▶ [WHAT THE TASK REQUIRES] The answer must consist only of the lines from the line with "Initial values: clk=0, s1=1, s2=1, s3=1" to the line with "Simulate for 19 time steps (t = 0 .. 18).", both included, exactly as they stand below.

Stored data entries
******************************

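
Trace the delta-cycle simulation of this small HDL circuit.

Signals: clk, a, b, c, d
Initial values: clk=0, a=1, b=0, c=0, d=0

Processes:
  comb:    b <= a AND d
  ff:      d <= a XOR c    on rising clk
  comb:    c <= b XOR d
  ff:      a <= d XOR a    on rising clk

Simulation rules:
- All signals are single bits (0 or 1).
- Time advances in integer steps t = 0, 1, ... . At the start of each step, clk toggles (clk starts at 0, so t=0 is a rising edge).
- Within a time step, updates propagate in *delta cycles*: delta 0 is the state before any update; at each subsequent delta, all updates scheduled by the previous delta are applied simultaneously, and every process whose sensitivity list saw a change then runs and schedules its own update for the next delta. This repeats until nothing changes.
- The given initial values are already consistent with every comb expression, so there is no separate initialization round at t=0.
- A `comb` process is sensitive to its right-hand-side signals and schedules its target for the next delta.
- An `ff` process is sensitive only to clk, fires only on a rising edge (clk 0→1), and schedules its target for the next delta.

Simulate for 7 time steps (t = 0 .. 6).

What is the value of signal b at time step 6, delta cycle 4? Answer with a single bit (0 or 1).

0

t0.Δ0 d=0 b=0 clk=0 c=0 a=1
t0.Δ1 d=0 b=0 clk=1 c=0 a=1
t0.Δ2 d=1 b=0 clk=1 c=0 a=1
t0.Δ3 d=1 b=1 clk=1 c=1 a=1
t0.Δ4 d=1 b=1 clk=1 c=0 a=1
t1.Δ0 d=1 b=1 clk=1 c=0 a=1
t1.Δ1 d=1 b=1 clk=0 c=0 a=1
t2.Δ0 d=1 b=1 clk=0 c=0 a=1
t2.Δ1 d=1 b=1 clk=1 c=0 a=1
t2.Δ2 d=1 b=1 clk=1 c=0 a=0
t2.Δ3 d=1 b=0 clk=1 c=0 a=0
t2.Δ4 d=1 b=0 clk=1 c=1 a=0
t3.Δ0 d=1 b=0 clk=1 c=1 a=0
t3.Δ1 d=1 b=0 clk=0 c=1 a=0
t4.Δ0 d=1 b=0 clk=0 c=1 a=0
t4.Δ1 d=1 b=0 clk=1 c=1 a=0
t4.Δ2 d=1 b=0 clk=1 c=1 a=1
t4.Δ3 d=1 b=1 clk=1 c=1 a=1
t4.Δ4 d=1 b=1 clk=1 c=0 a=1
t5.Δ0 d=1 b=1 clk=1 c=0 a=1
t5.Δ1 d=1 b=1 clk=0 c=0 a=1
t6.Δ0 d=1 b=1 clk=0 c=0 a=1
t6.Δ1 d=1 b=1 clk=1 c=0 a=1
t6.Δ2 d=1 b=1 clk=1 c=0 a=0
t6.Δ3 d=1 b=0 clk=1 c=0 a=0
t6.Δ4 d=1 b=0 clk=1 c=1 a=0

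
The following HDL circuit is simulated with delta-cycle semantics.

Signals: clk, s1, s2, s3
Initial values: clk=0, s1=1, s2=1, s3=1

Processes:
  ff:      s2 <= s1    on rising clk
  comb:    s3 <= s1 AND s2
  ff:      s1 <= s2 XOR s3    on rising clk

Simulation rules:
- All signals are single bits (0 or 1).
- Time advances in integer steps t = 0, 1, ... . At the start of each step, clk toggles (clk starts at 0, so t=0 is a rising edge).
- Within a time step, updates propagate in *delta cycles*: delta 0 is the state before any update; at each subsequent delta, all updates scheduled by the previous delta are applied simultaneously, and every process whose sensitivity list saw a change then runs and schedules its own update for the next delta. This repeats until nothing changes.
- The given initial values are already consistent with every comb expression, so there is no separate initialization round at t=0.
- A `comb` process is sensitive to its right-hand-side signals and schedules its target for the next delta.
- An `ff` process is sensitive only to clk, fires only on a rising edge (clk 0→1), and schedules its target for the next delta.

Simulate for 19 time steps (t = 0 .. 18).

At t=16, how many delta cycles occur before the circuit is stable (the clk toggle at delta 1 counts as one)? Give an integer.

2

[bits: s1,s2,s3,clk]
t=0: Δ0=1110 Δ1=1111 Δ2=0111 Δ3=0101 | 3Δ
t=1: Δ0=0101 Δ1=0100 | 1Δ
t=2: Δ0=0100 Δ1=0101 Δ2=1001 | 2Δ
t=3: Δ0=1001 Δ1=1000 | 1Δ
t=4: Δ0=1000 Δ1=1001 Δ2=0101 | 2Δ
t=5: Δ0=0101 Δ1=0100 | 1Δ
t=6: Δ0=0100 Δ1=0101 Δ2=1001 | 2Δ
t=7: Δ0=1001 Δ1=1000 | 1Δ
t=8: Δ0=1000 Δ1=1001 Δ2=0101 | 2Δ
t=9: Δ0=0101 Δ1=0100 | 1Δ
t=10: Δ0=0100 Δ1=0101 Δ2=1001 | 2Δ
t=11: Δ0=1001 Δ1=1000 | 1Δ
t=12: Δ0=1000 Δ1=1001 Δ2=0101 | 2Δ
t=13: Δ0=0101 Δ1=0100 | 1Δ
t=14: Δ0=0100 Δ1=0101 Δ2=1001 | 2Δ
t=15: Δ0=1001 Δ1=1000 | 1Δ
t=16: Δ0=1000 Δ1=1001 Δ2=0101 | 2Δ
t=17: Δ0=0101 Δ1=0100 | 1Δ
t=18: Δ0=0100 Δ1=0101 Δ2=1001 | 2Δ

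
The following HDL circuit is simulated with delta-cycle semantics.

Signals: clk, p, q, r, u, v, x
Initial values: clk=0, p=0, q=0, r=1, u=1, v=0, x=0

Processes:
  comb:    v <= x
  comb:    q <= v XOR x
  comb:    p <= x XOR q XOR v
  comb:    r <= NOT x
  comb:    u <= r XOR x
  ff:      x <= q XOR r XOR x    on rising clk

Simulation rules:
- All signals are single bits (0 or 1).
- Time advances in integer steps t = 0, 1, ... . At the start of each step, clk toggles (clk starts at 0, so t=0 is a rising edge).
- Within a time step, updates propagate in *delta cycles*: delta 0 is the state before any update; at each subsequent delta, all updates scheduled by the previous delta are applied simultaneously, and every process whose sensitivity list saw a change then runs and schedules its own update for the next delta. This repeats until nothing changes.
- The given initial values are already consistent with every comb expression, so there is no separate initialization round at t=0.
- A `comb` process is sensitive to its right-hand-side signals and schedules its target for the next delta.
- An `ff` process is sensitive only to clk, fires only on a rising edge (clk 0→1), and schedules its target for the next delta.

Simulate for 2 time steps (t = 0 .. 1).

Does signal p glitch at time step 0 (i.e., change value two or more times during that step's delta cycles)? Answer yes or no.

yes

[bits: u,clk,p,r,v,x,q]
t=0: Δ0=1001000 Δ1=1101000 Δ2=1101010 Δ3=0110111 Δ4=1110110 Δ5=1100110 | 5Δ
t=1: Δ0=1100110 Δ1=1000110 | 1Δ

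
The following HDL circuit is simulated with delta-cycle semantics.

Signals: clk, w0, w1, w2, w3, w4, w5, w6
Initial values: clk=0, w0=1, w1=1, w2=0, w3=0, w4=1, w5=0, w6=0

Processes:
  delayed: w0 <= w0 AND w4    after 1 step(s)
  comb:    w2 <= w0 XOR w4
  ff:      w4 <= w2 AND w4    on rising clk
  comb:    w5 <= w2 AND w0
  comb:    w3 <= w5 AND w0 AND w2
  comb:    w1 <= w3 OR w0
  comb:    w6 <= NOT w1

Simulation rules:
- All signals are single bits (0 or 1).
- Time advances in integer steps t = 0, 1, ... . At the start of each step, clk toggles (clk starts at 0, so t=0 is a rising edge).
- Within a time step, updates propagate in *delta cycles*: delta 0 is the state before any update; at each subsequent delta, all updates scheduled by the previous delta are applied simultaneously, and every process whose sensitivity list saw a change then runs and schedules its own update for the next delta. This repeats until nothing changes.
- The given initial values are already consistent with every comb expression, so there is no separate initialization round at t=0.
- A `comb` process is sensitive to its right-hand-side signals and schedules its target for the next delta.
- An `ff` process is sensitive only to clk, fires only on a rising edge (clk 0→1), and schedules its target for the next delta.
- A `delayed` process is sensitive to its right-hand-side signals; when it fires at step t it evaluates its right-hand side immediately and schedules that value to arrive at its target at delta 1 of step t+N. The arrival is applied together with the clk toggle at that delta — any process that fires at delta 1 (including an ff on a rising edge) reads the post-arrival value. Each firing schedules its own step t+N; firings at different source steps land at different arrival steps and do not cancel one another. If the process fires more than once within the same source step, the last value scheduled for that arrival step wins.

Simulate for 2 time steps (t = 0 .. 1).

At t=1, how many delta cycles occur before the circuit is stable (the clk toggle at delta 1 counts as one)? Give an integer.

t=0 Δ0: w2=0 w6=0 clk=0 w4=1 w0=1 w5=0 w1=1 w3=0
  Δ1: clk:0→1
  Δ2: w4:1→0
  Δ3: w2:0→1
  Δ4: w5:0→1
  Δ5: w3:0→1
  (5Δ to stable)
t=1 Δ0: w2=1 w6=0 clk=1 w4=0 w0=1 w5=1 w1=1 w3=1
  Δ1: clk:1→0, w0:1→0
  Δ2: w2:1→0, w5:1→0, w3:1→0
  Δ3: w1:1→0
  Δ4: w6:0→1
  (4Δ to stable)

4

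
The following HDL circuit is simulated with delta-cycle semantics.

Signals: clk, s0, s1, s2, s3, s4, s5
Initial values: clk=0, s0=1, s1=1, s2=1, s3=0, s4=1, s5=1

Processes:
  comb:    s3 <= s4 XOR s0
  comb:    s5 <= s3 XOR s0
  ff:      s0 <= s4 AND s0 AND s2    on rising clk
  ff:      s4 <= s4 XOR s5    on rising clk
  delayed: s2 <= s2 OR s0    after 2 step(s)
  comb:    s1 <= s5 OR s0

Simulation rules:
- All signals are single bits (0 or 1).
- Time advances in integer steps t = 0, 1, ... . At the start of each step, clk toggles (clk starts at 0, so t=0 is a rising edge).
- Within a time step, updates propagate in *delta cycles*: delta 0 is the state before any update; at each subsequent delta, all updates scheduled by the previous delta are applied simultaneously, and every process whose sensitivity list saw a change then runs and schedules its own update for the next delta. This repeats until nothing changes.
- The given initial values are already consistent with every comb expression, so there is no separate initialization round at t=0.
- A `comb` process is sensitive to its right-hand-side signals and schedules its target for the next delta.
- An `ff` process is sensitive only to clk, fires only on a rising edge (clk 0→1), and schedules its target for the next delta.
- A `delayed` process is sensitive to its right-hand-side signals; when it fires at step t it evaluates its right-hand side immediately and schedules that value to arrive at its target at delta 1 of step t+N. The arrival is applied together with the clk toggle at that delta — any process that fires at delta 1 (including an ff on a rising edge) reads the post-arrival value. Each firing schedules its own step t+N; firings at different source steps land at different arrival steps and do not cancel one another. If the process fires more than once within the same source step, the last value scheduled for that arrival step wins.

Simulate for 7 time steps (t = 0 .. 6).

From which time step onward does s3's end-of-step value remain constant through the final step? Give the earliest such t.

t=0 Δ0: s1=1 s5=1 s0=1 clk=0 s4=1 s3=0 s2=1
  Δ1: clk:0→1
  Δ2: s4:1→0
  Δ3: s3:0→1
  Δ4: s5:1→0
  (4Δ to stable)
t=1 Δ0: s1=1 s5=0 s0=1 clk=1 s4=0 s3=1 s2=1
  Δ1: clk:1→0
  (1Δ to stable)
t=2 Δ0: s1=1 s5=0 s0=1 clk=0 s4=0 s3=1 s2=1
  Δ1: clk:0→1
  Δ2: s0:1→0
  Δ3: s1:1→0, s5:0→1, s3:1→0
  Δ4: s1:0→1, s5:1→0
  Δ5: s1:1→0
  (5Δ to stable)
t=3 Δ0: s1=0 s5=0 s0=0 clk=1 s4=0 s3=0 s2=1
  Δ1: clk:1→0
  (1Δ to stable)
t=4 Δ0: s1=0 s5=0 s0=0 clk=0 s4=0 s3=0 s2=1
  Δ1: clk:0→1
  (1Δ to stable)
t=5 Δ0: s1=0 s5=0 s0=0 clk=1 s4=0 s3=0 s2=1
  Δ1: clk:1→0
  (1Δ to stable)
t=6 Δ0: s1=0 s5=0 s0=0 clk=0 s4=0 s3=0 s2=1
  Δ1: clk:0→1
  (1Δ to stable)

2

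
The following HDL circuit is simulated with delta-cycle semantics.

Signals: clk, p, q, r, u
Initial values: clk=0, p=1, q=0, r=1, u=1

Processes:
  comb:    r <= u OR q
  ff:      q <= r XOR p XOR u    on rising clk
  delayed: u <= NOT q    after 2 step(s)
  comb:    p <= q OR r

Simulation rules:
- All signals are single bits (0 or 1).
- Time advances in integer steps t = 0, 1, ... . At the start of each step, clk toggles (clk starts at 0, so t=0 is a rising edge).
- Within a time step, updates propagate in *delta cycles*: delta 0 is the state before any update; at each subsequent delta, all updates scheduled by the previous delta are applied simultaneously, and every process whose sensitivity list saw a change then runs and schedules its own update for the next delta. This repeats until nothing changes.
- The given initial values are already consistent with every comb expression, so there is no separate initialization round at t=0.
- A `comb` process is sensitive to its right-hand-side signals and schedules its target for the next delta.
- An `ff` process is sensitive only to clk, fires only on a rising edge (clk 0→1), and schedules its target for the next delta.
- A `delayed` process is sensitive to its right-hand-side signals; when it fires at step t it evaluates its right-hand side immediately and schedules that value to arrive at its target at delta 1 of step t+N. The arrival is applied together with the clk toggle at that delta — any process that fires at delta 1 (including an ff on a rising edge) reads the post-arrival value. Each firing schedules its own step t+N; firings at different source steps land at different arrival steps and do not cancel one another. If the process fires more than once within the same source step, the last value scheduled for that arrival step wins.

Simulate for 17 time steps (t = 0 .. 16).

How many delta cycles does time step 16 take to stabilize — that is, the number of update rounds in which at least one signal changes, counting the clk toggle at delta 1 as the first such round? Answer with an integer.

3

[bits: q,p,clk,u,r]
t=0: Δ0=01011 Δ1=01111 Δ2=11111 | 2Δ
t=1: Δ0=11111 Δ1=11011 | 1Δ
t=2: Δ0=11011 Δ1=11101 Δ2=01101 Δ3=01100 Δ4=00100 | 4Δ
t=3: Δ0=00100 Δ1=00000 | 1Δ
t=4: Δ0=00000 Δ1=00110 Δ2=10111 Δ3=11111 | 3Δ
t=5: Δ0=11111 Δ1=11011 | 1Δ
t=6: Δ0=11011 Δ1=11101 Δ2=01101 Δ3=01100 Δ4=00100 | 4Δ
t=7: Δ0=00100 Δ1=00000 | 1Δ
t=8: Δ0=00000 Δ1=00110 Δ2=10111 Δ3=11111 | 3Δ
t=9: Δ0=11111 Δ1=11011 | 1Δ
t=10: Δ0=11011 Δ1=11101 Δ2=01101 Δ3=01100 Δ4=00100 | 4Δ
t=11: Δ0=00100 Δ1=00000 | 1Δ
t=12: Δ0=00000 Δ1=00110 Δ2=10111 Δ3=11111 | 3Δ
t=13: Δ0=11111 Δ1=11011 | 1Δ
t=14: Δ0=11011 Δ1=11101 Δ2=01101 Δ3=01100 Δ4=00100 | 4Δ
t=15: Δ0=00100 Δ1=00000 | 1Δ
t=16: Δ0=00000 Δ1=00110 Δ2=10111 Δ3=11111 | 3Δ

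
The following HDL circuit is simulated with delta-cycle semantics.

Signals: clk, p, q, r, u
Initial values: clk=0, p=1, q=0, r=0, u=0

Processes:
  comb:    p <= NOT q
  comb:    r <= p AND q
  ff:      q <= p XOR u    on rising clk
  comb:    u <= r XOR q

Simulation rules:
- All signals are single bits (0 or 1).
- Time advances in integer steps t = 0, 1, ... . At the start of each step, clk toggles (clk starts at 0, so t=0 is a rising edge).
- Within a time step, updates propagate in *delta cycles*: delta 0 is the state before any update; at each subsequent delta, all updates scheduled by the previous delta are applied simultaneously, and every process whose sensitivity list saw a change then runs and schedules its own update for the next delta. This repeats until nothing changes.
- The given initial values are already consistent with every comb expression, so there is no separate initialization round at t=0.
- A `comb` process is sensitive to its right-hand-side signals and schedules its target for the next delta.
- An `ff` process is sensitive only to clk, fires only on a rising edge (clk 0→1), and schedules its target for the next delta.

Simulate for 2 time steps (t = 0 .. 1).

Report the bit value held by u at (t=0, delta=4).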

******************************

▶ [RESPONSE]
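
Initial values: clk=0, s1=1, s2=1, s3=1

Processes:
  ff:      s2 <= s1    on rising clk
  comb:    s3 <= s1 AND s2
  ff:      s1 <= s2 XOR s3    on rising clk

Simulation rules:
- All signals are single bits (0 or 1).
- Time advances in integer steps t = 0, 1, ... . At the start of each step, clk toggles (clk starts at 0, so t=0 is a rising edge).
- Within a time step, updates propagate in *delta cycles*: delta 0 is the state before any update; at each subsequent delta, all updates scheduled by the previous delta are applied simultaneously, and every process whose sensitivity list saw a change then runs and schedules its own update for the next delta. This repeats until nothing changes.
- The given initial values are already consistent with every comb expression, so there is no separate initialization round at t=0.
- A `comb` process is sensitive to its right-hand-side signals and schedules its target for the next delta.
- An `ff` process is sensitive only to clk, fires only on a rising edge (clk 0→1), and schedules its target for the next delta.

Simulate for 19 time steps (t = 0 .. 18).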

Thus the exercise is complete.